> **WORK ITEM**
Below are the entries; output exactly the lines from the one containing "W1 -> W4, W6" through the final line, inclusive.
*** RECORDS TO USE ***
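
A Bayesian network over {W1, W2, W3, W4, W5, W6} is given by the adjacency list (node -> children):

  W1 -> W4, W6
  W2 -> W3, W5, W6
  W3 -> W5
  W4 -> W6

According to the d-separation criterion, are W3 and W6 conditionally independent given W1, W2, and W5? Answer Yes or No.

There are 2 undirected paths between W3 and W6; checking each against the conditioning set {W1, W2, W5}:
  1. W3 ← W2 → W6 — W2:fork[blocks] ⇒ blocked
  2. W3 → W5 ← W2 → W6 — W5:collider[open]; W2:fork[blocks] ⇒ blocked
Every path is blocked, so W3 and W6 are d-separated given {W1, W2, W5}.

Yes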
*** End of RECORDS TO USE ***
> **TASK RESPONSE**
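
  W1 -> W4, W6
  W2 -> W3, W5, W6
  W3 -> W5
  W4 -> W6

According to the d-separation criterion, are W3 and W6 conditionally independent given W1, W2, and W5? Answer Yes or No.

There are 2 undirected paths between W3 and W6; checking each against the conditioning set {W1, W2, W5}:
  1. W3 ← W2 → W6 — W2:fork[blocks] ⇒ blocked
  2. W3 → W5 ← W2 → W6 — W5:collider[open]; W2:fork[blocks] ⇒ blocked
Every path is blocked, so W3 and W6 are d-separated given {W1, W2, W5}.

Yes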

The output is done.